Collected data entries:
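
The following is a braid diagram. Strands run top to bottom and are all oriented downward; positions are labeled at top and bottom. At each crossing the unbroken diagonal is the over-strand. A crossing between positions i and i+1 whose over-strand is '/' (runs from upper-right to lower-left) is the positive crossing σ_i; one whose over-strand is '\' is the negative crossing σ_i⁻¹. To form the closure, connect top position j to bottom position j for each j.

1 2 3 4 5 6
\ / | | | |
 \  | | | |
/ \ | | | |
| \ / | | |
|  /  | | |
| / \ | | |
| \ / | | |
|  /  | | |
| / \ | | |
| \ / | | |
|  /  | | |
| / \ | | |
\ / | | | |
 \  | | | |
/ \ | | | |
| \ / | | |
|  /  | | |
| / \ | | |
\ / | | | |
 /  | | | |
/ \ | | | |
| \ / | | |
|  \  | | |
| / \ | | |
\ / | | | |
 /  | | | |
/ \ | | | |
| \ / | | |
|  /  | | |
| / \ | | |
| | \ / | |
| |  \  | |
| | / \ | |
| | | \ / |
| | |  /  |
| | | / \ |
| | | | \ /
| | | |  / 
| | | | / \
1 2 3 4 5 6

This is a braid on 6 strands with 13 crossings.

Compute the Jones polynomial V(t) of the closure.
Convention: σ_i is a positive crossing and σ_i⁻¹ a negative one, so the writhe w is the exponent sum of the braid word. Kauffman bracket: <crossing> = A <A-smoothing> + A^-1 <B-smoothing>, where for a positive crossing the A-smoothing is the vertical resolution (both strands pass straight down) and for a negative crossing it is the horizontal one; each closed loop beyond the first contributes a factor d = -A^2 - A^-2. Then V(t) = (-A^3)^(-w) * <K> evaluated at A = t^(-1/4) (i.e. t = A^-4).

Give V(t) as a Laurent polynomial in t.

Reading the diagram top to bottom ('/'-over between positions i,i+1 = s_i, '\'-over = s_i^-1): braid word = s1^-1 s2 s2 s2 s1^-1 s2 s1 s2^-1 s1 s2 s3^-1 s4 s5.
The presented braid s1^-1 s2 s2 s2 s1^-1 s2 s1 s2^-1 s1 s2 s3^-1 s4 s5 on 6 strands reduces by inverse Markov moves (closure unchanged at each step):
  Destabilize: the word has the form β·s5 where s5 occurs only as the final letter (β ∈ B_5); drop it and the last strand → 5 strands.
  Destabilize: the word has the form β·s4 where s4 occurs only as the final letter (β ∈ B_4); drop it and the last strand → 4 strands.
  Destabilize: the word has the form β·s3^-1 where s3^-1 occurs only as the final letter (β ∈ B_3); drop it and the last strand → 3 strands.
Reduced to β = s1^-1 s2 s2 s2 s1^-1 s2 s1 s2^-1 s1 s2 on 3 strands, 10 crossings.
Compute on β:
Braid: s1^-1 s2 s2 s2 s1^-1 s2 s1 s2^-1 s1 s2 on 3 strands, 10 crossings.
Writhe w = (#positive) - (#negative) = 7 - 3 = 4.
Computing the Kauffman bracket via state sum. There are 2^10 = 1024 states.
For each crossing: s=0 is the vertical smoothing, s=1 horizontal. Crossing k contributes A^(sign_k * (1 - 2*s_k)); loop factor d = -A^2 - A^-2.
Tabulate the states by total A-exponent and number of loops L (A-exp: L × count):
  A^10: L=2 ×1
  A^8: L=1 ×5, L=3 ×5
  A^6: L=2 ×39, L=4 ×6
  A^4: L=1 ×34, L=3 ×85, L=5 ×1
  A^2: L=2 ×138, L=4 ×72
  A^0: L=1 ×48, L=3 ×167, L=5 ×37
  A^-2: L=2 ×91, L=4 ×109, L=6 ×10
  A^-4: L=3 ×82, L=5 ×37, L=7 ×1
  A^-6: L=4 ×40, L=6 ×5
  A^-8: L=5 ×10
  A^-10: L=6 ×1
Each group contributes A^e * Σ count * d^(L-1):
Powers of d = -A^2 - A^-2: d^2 = A^4 + 2 + A^-4; d^3 = -A^6 - 3*A^2 - 3*A^-2 - A^-6; d^4 = A^8 + 4*A^4 + 6 + 4*A^-4 + A^-8; d^5 = -A^10 - 5*A^6 - 10*A^2 - 10*A^-2 - 5*A^-6 - A^-10; d^6 = A^12 + 6*A^8 + 15*A^4 + 20 + 15*A^-4 + 6*A^-8 + A^-12.
  A^10 * (d) = -A^12 - A^8
  A^8 * (5 + 5*d^2) = 5*A^12 + 15*A^8 + 5*A^4
  A^6 * (39*d + 6*d^3) = -6*A^12 - 57*A^8 - 57*A^4 - 6
  A^4 * (34 + 85*d^2 + d^4) = A^12 + 89*A^8 + 210*A^4 + 89 + A^-4
  A^2 * (138*d + 72*d^3) = -72*A^8 - 354*A^4 - 354 - 72*A^-4
  A^0 * (48 + 167*d^2 + 37*d^4) = 37*A^8 + 315*A^4 + 604 + 315*A^-4 + 37*A^-8
  A^-2 * (91*d + 109*d^3 + 10*d^5) = -10*A^8 - 159*A^4 - 518 - 518*A^-4 - 159*A^-8 - 10*A^-12
  A^-4 * (82*d^2 + 37*d^4 + d^6) = A^8 + 43*A^4 + 245 + 406*A^-4 + 245*A^-8 + 43*A^-12 + A^-16
  A^-6 * (40*d^3 + 5*d^5) = -5*A^4 - 65 - 170*A^-4 - 170*A^-8 - 65*A^-12 - 5*A^-16
  A^-8 * (10*d^4) = 10 + 40*A^-4 + 60*A^-8 + 40*A^-12 + 10*A^-16
  A^-10 * (d^5) = -1 - 5*A^-4 - 10*A^-8 - 10*A^-12 - 5*A^-16 - A^-20
Summing the groups: <K> = -A^12 + 2*A^8 - 2*A^4 + 4 - 3*A^-4 + 3*A^-8 - 2*A^-12 + A^-16 - A^-20
Normalise by the writhe: (-A^3)^(-w) = (-A^3)^(-4) = A^-12, so f(A) = A^-12 * <K> = -1 + 2*A^-4 - 2*A^-8 + 4*A^-12 - 3*A^-16 + 3*A^-20 - 2*A^-24 + A^-28 - A^-32.
Substitute A = t^(-1/4), i.e. A^e → t^(-e/4): V(t) = -t^8 + t^7 - 2*t^6 + 3*t^5 - 3*t^4 + 4*t^3 - 2*t^2 + 2*t - 1

Answer: -t^8 + t^7 - 2*t^6 + 3*t^5 - 3*t^4 + 4*t^3 - 2*t^2 + 2*t - 1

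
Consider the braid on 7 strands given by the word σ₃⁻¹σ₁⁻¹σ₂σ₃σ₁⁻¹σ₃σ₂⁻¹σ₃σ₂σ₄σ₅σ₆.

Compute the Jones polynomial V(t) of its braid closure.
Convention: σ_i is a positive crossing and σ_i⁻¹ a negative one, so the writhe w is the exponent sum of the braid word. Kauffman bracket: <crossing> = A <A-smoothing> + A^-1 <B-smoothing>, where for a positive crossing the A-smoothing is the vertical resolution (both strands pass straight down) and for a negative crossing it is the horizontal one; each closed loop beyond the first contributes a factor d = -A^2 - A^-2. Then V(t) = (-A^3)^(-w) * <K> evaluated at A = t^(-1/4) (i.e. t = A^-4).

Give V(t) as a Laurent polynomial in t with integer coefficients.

The presented braid s3^-1 s1^-1 s2 s3 s1^-1 s3 s2^-1 s3 s2 s4 s5 s6 on 7 strands reduces by inverse Markov moves (closure unchanged at each step):
  Destabilize: the word has the form β·s6 where s6 occurs only as the final letter (β ∈ B_6); drop it and the last strand → 6 strands.
  Destabilize: the word has the form β·s5 where s5 occurs only as the final letter (β ∈ B_5); drop it and the last strand → 5 strands.
  Destabilize: the word has the form β·s4 where s4 occurs only as the final letter (β ∈ B_4); drop it and the last strand → 4 strands.
Reduced to β = s3^-1 s1^-1 s2 s3 s1^-1 s3 s2^-1 s3 s2 on 4 strands, 9 crossings.
Compute on β:
Braid: s3^-1 s1^-1 s2 s3 s1^-1 s3 s2^-1 s3 s2 on 4 strands, 9 crossings.
Writhe w = (#positive) - (#negative) = 5 - 4 = 1.
Computing the Kauffman bracket via state sum. There are 2^9 = 512 states.
Smooth each crossing (0=||, 1=⌣⌢); contribution A^(Σ sign_k(1-2s_k)) * d^(L-1).
Tabulate the states by total A-exponent and number of loops L (A-exp: L × count):
  A^9: L=2 ×1
  A^7: L=1 ×3, L=3 ×6
  A^5: L=2 ×26, L=4 ×10
  A^3: L=1 ×21, L=3 ×58, L=5 ×5
  A^1: L=2 ×86, L=4 ×39, L=6 ×1
  A^-1: L=1 ×35, L=3 ×80, L=5 ×11
  A^-3: L=2 ×53, L=4 ×30, L=6 ×1
  A^-5: L=3 ×32, L=5 ×4
  A^-7: L=4 ×9
  A^-9: L=5 ×1
Each group contributes A^e * Σ count * d^(L-1):
Powers of d = -A^2 - A^-2: d^2 = A^4 + 2 + A^-4; d^3 = -A^6 - 3*A^2 - 3*A^-2 - A^-6; d^4 = A^8 + 4*A^4 + 6 + 4*A^-4 + A^-8; d^5 = -A^10 - 5*A^6 - 10*A^2 - 10*A^-2 - 5*A^-6 - A^-10.
  A^9 * (d) = -A^11 - A^7
  A^7 * (3 + 6*d^2) = 6*A^11 + 15*A^7 + 6*A^3
  A^5 * (26*d + 10*d^3) = -10*A^11 - 56*A^7 - 56*A^3 - 10*A^-1
  A^3 * (21 + 58*d^2 + 5*d^4) = 5*A^11 + 78*A^7 + 167*A^3 + 78*A^-1 + 5*A^-5
  A^1 * (86*d + 39*d^3 + d^5) = -A^11 - 44*A^7 - 213*A^3 - 213*A^-1 - 44*A^-5 - A^-9
  A^-1 * (35 + 80*d^2 + 11*d^4) = 11*A^7 + 124*A^3 + 261*A^-1 + 124*A^-5 + 11*A^-9
  A^-3 * (53*d + 30*d^3 + d^5) = -A^7 - 35*A^3 - 153*A^-1 - 153*A^-5 - 35*A^-9 - A^-13
  A^-5 * (32*d^2 + 4*d^4) = 4*A^3 + 48*A^-1 + 88*A^-5 + 48*A^-9 + 4*A^-13
  A^-7 * (9*d^3) = -9*A^-1 - 27*A^-5 - 27*A^-9 - 9*A^-13
  A^-9 * (d^4) = A^-1 + 4*A^-5 + 6*A^-9 + 4*A^-13 + A^-17
Summing the groups: <K> = -A^11 + 2*A^7 - 3*A^3 + 3*A^-1 - 3*A^-5 + 2*A^-9 - 2*A^-13 + A^-17
Normalise by the writhe: (-A^3)^(-w) = (-A^3)^(-1) = -A^-3, so f(A) = -A^-3 * <K> = A^8 - 2*A^4 + 3 - 3*A^-4 + 3*A^-8 - 2*A^-12 + 2*A^-16 - A^-20.
Substitute A = t^(-1/4), i.e. A^e → t^(-e/4): V(t) = -t^5 + 2*t^4 - 2*t^3 + 3*t^2 - 3*t + 3 - 2*t^-1 + t^-2

Answer: -t^5 + 2*t^4 - 2*t^3 + 3*t^2 - 3*t + 3 - 2*t^-1 + t^-2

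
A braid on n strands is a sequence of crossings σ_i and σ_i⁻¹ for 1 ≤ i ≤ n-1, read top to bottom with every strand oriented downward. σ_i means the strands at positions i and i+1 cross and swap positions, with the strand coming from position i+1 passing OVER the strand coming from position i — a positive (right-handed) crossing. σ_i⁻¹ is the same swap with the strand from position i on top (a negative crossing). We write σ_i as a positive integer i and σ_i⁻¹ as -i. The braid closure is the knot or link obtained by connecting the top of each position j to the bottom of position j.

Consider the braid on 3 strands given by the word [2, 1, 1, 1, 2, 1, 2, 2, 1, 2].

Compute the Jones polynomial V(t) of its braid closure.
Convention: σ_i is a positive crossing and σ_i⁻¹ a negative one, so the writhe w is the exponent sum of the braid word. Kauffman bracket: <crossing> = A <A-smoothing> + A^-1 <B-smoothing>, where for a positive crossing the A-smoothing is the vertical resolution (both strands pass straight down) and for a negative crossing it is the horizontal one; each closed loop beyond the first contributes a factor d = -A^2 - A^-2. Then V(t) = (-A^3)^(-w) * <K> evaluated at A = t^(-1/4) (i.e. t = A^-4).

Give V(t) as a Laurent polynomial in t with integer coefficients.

Braid: s2 s1 s1 s1 s2 s1 s2 s2 s1 s2 on 3 strands, 10 crossings.
Writhe w = (#positive) - (#negative) = 10 - 0 = 10.
State-sum expansion of <K>. There are 2^10 = 1024 states.
Each crossing splits two ways (0=vertical, 1=horizontal). The state's weight is A^(#A-smoothings - #B-smoothings) * d^(loops - 1).
Tabulate the states by total A-exponent and number of loops L (A-exp: L × count):
  A^10: L=3 ×1
  A^8: L=2 ×10
  A^6: L=1 ×25, L=3 ×20
  A^4: L=2 ×100, L=4 ×20
  A^2: L=1 ×36, L=3 ×164, L=5 ×10
  A^0: L=2 ×108, L=4 ×142, L=6 ×2
  A^-2: L=1 ×12, L=3 ×129, L=5 ×69
  A^-4: L=2 ×24, L=4 ×78, L=6 ×18
  A^-6: L=3 ×19, L=5 ×24, L=7 ×2
  A^-8: L=4 ×7, L=6 ×3
  A^-10: L=5 ×1
Each group contributes A^e * Σ count * d^(L-1):
Powers of d = -A^2 - A^-2: d^2 = A^4 + 2 + A^-4; d^3 = -A^6 - 3*A^2 - 3*A^-2 - A^-6; d^4 = A^8 + 4*A^4 + 6 + 4*A^-4 + A^-8; d^5 = -A^10 - 5*A^6 - 10*A^2 - 10*A^-2 - 5*A^-6 - A^-10; d^6 = A^12 + 6*A^8 + 15*A^4 + 20 + 15*A^-4 + 6*A^-8 + A^-12.
  A^10 * (d^2) = A^14 + 2*A^10 + A^6
  A^8 * (10*d) = -10*A^10 - 10*A^6
  A^6 * (25 + 20*d^2) = 20*A^10 + 65*A^6 + 20*A^2
  A^4 * (100*d + 20*d^3) = -20*A^10 - 160*A^6 - 160*A^2 - 20*A^-2
  A^2 * (36 + 164*d^2 + 10*d^4) = 10*A^10 + 204*A^6 + 424*A^2 + 204*A^-2 + 10*A^-6
  A^0 * (108*d + 142*d^3 + 2*d^5) = -2*A^10 - 152*A^6 - 554*A^2 - 554*A^-2 - 152*A^-6 - 2*A^-10
  A^-2 * (12 + 129*d^2 + 69*d^4) = 69*A^6 + 405*A^2 + 684*A^-2 + 405*A^-6 + 69*A^-10
  A^-4 * (24*d + 78*d^3 + 18*d^5) = -18*A^6 - 168*A^2 - 438*A^-2 - 438*A^-6 - 168*A^-10 - 18*A^-14
  A^-6 * (19*d^2 + 24*d^4 + 2*d^6) = 2*A^6 + 36*A^2 + 145*A^-2 + 222*A^-6 + 145*A^-10 + 36*A^-14 + 2*A^-18
  A^-8 * (7*d^3 + 3*d^5) = -3*A^2 - 22*A^-2 - 51*A^-6 - 51*A^-10 - 22*A^-14 - 3*A^-18
  A^-10 * (d^4) = A^-2 + 4*A^-6 + 6*A^-10 + 4*A^-14 + A^-18
Summing the groups: <K> = A^14 + A^6 - A^-10
Normalise by the writhe: (-A^3)^(-w) = (-A^3)^(-10) = A^-30, so f(A) = A^-30 * <K> = A^-16 + A^-24 - A^-40.
Substitute A = t^(-1/4), i.e. A^e → t^(-e/4): V(t) = -t^10 + t^6 + t^4

Answer: -t^10 + t^6 + t^4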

WHAT YOU ARE ASKED TO DO —
Copy every line of the records above, starting with the first, up to and including the line containing "Compute the Jones polynomial V(t) of the".

SOLVED PROBLEM —
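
The following is a braid diagram. Strands run top to bottom and are all oriented downward; positions are labeled at top and bottom. At each crossing the unbroken diagonal is the over-strand. A crossing between positions i and i+1 whose over-strand is '/' (runs from upper-right to lower-left) is the positive crossing σ_i; one whose over-strand is '\' is the negative crossing σ_i⁻¹. To form the closure, connect top position j to bottom position j for each j.

1 2 3 4 5 6
\ / | | | |
 \  | | | |
/ \ | | | |
| \ / | | |
|  /  | | |
| / \ | | |
| \ / | | |
|  /  | | |
| / \ | | |
| \ / | | |
|  /  | | |
| / \ | | |
\ / | | | |
 \  | | | |
/ \ | | | |
| \ / | | |
|  /  | | |
| / \ | | |
\ / | | | |
 /  | | | |
/ \ | | | |
| \ / | | |
|  \  | | |
| / \ | | |
\ / | | | |
 /  | | | |
/ \ | | | |
| \ / | | |
|  /  | | |
| / \ | | |
| | \ / | |
| |  \  | |
| | / \ | |
| | | \ / |
| | |  /  |
| | | / \ |
| | | | \ /
| | | |  / 
| | | | / \
1 2 3 4 5 6

This is a braid on 6 strands with 13 crossings.

Compute the Jones polynomial V(t) of the closure.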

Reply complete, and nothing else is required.